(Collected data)

= Beginning of Section =

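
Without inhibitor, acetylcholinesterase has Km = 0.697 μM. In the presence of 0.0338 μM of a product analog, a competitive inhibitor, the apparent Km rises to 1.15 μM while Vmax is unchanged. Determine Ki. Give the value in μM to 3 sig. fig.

0.0520 μM

Competitive: Km,app = α·Km with α = 1 + [I]/Ki.
α = Km,app/Km = 1.15/0.697 = 1.650.
Ki = [I]/(α − 1) = 0.0338/0.6499 = 0.0520 μM.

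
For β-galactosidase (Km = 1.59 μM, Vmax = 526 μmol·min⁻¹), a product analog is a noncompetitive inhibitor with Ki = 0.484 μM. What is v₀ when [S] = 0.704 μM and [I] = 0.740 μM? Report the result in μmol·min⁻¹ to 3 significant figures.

63.8 μmol·min⁻¹

α = 1 + [I]/Ki = 1 + 0.740/0.484 = 2.529.
For a noncompetitive inhibitor, Vmax is reduced to Vmax/α while Km is unchanged: Km,app = 1.59 μM, Vmax,app = 208 μmol·min⁻¹.
v = Vmax,app·[S]/(Km,app + [S]) = 208 × 0.704/(1.59 + 0.704) = 63.8 μmol·min⁻¹.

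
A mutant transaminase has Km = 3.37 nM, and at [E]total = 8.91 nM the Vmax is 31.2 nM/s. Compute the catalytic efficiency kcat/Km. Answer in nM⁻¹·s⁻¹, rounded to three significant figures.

kcat = Vmax/[E]total = 31.2/8.91 = 3.50 s⁻¹.
kcat/Km = 3.50/3.37 = 1.04 nM⁻¹·s⁻¹.

1.04 nM⁻¹·s⁻¹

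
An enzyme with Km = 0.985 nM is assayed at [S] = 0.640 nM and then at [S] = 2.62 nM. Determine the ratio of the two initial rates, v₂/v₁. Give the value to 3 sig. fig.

Since Vmax cancels, v₂/v₁ = [S]₂(Km+[S]₁) / [S]₁(Km+[S]₂).
= 2.62×(0.985+0.640) / (0.640×(0.985+2.62)) = 4.258/2.307 = 1.85.

1.85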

= End of Section =

INSTRUCTIONS FOR THE TASK:
Copy out each line of the records character for character.

RESULT OF THE TASK:
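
Without inhibitor, acetylcholinesterase has Km = 0.697 μM. In the presence of 0.0338 μM of a product analog, a competitive inhibitor, the apparent Km rises to 1.15 μM while Vmax is unchanged. Determine Ki. Give the value in μM to 3 sig. fig.

0.0520 μM

Competitive: Km,app = α·Km with α = 1 + [I]/Ki.
α = Km,app/Km = 1.15/0.697 = 1.650.
Ki = [I]/(α − 1) = 0.0338/0.6499 = 0.0520 μM.

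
For β-galactosidase (Km = 1.59 μM, Vmax = 526 μmol·min⁻¹), a product analog is a noncompetitive inhibitor with Ki = 0.484 μM. What is v₀ when [S] = 0.704 μM and [I] = 0.740 μM? Report the result in μmol·min⁻¹ to 3 significant figures.

63.8 μmol·min⁻¹

α = 1 + [I]/Ki = 1 + 0.740/0.484 = 2.529.
For a noncompetitive inhibitor, Vmax is reduced to Vmax/α while Km is unchanged: Km,app = 1.59 μM, Vmax,app = 208 μmol·min⁻¹.
v = Vmax,app·[S]/(Km,app + [S]) = 208 × 0.704/(1.59 + 0.704) = 63.8 μmol·min⁻¹.

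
A mutant transaminase has Km = 3.37 nM, and at [E]total = 8.91 nM the Vmax is 31.2 nM/s. Compute the catalytic efficiency kcat/Km. Answer in nM⁻¹·s⁻¹, rounded to three significant figures.

kcat = Vmax/[E]total = 31.2/8.91 = 3.50 s⁻¹.
kcat/Km = 3.50/3.37 = 1.04 nM⁻¹·s⁻¹.

1.04 nM⁻¹·s⁻¹

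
An enzyme with Km = 0.985 nM is assayed at [S] = 0.640 nM and then at [S] = 2.62 nM. Determine the ratio of the two initial rates, v₂/v₁. Give the value to 3 sig. fig.

Since Vmax cancels, v₂/v₁ = [S]₂(Km+[S]₁) / [S]₁(Km+[S]₂).
= 2.62×(0.985+0.640) / (0.640×(0.985+2.62)) = 4.258/2.307 = 1.85.

1.85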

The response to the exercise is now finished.